WORK INSTRUCTIONS |
State how many lines of the entries hold the string "discretized". Reply with the number alone.

Start of DATA FOR ANALYSIS

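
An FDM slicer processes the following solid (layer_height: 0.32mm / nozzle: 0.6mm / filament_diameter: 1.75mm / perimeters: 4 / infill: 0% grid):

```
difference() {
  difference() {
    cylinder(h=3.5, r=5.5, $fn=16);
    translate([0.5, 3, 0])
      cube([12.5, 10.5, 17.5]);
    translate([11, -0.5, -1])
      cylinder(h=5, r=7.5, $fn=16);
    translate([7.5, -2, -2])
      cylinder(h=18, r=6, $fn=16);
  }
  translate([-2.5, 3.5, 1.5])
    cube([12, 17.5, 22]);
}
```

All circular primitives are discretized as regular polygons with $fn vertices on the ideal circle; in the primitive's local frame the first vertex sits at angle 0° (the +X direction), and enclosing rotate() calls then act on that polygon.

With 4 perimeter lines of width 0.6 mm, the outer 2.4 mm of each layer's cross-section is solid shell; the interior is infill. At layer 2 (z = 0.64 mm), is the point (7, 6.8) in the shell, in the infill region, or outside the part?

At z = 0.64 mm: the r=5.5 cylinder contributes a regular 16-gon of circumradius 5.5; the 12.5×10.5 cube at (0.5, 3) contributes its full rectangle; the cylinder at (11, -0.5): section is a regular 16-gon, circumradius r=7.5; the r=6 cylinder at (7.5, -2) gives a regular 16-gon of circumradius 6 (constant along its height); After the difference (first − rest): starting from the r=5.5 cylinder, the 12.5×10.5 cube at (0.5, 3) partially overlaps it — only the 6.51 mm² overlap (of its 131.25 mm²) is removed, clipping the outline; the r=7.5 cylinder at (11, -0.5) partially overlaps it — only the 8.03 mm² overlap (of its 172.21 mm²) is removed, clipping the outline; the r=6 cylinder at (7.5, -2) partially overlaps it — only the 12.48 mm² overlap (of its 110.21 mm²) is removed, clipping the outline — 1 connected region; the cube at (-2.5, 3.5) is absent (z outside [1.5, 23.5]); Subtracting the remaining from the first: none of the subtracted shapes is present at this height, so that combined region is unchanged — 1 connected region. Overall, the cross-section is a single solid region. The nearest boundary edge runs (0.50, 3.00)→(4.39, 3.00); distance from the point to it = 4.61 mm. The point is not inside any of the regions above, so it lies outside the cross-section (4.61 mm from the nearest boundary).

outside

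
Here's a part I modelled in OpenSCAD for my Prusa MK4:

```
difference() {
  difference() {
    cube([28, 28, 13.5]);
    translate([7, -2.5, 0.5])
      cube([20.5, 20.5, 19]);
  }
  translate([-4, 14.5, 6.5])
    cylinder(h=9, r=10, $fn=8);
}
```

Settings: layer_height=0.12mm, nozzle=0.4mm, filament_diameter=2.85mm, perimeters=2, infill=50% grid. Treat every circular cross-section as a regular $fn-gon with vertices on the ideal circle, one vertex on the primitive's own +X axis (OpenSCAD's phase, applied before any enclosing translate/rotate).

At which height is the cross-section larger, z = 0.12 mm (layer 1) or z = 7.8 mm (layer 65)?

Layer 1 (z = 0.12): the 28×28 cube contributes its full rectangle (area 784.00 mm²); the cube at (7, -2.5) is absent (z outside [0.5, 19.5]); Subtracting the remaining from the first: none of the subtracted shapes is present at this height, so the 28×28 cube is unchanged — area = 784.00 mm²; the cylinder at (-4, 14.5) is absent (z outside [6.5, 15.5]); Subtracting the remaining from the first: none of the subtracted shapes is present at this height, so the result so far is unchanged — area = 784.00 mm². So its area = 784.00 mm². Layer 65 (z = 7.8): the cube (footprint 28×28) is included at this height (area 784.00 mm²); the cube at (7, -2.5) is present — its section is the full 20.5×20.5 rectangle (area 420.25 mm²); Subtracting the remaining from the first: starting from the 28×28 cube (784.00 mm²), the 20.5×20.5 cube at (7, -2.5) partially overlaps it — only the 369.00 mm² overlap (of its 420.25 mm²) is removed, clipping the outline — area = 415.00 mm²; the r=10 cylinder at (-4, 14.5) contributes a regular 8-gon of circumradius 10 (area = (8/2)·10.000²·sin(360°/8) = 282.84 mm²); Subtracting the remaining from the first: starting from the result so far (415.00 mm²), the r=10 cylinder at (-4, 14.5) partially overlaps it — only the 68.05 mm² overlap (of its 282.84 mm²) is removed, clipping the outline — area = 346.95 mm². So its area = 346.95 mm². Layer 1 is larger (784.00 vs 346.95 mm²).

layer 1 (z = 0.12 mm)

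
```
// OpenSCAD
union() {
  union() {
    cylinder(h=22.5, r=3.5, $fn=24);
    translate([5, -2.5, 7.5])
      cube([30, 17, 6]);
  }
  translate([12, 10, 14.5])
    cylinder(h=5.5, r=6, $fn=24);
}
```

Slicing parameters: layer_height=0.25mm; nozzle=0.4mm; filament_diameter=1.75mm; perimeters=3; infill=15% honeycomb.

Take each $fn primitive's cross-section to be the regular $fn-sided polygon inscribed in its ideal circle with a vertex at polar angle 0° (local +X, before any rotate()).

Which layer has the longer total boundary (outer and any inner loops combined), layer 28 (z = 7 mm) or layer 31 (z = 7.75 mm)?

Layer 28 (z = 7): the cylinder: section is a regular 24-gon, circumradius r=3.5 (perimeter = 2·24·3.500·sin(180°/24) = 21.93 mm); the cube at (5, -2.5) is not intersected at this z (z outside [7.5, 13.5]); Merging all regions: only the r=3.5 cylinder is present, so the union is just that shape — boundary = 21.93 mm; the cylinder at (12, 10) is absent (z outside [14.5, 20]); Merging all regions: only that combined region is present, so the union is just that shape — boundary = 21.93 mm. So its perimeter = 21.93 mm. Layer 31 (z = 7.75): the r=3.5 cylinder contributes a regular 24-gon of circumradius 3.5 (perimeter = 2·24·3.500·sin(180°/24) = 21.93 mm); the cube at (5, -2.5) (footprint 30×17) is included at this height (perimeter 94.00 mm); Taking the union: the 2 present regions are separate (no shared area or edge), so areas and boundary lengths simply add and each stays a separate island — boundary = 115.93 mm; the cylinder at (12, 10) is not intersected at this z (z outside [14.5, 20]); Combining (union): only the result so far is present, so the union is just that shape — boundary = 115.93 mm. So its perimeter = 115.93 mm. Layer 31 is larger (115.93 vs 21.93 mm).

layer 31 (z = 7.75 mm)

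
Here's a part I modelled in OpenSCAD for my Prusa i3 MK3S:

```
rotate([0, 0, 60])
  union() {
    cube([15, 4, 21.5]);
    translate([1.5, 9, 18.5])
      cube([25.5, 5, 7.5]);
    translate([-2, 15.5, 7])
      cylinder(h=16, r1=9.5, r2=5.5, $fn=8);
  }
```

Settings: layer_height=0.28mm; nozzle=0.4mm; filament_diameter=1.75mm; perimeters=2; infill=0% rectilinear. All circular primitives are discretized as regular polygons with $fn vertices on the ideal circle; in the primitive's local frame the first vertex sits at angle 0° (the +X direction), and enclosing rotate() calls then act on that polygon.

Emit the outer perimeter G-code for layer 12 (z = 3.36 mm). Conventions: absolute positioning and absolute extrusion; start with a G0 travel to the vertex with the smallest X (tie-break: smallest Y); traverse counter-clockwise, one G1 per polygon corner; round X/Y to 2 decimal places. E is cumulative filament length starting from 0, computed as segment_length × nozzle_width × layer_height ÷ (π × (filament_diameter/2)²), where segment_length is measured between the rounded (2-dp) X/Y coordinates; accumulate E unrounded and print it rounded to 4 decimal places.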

End of DATA FOR ANALYSIS

RESPONSE AREA |
2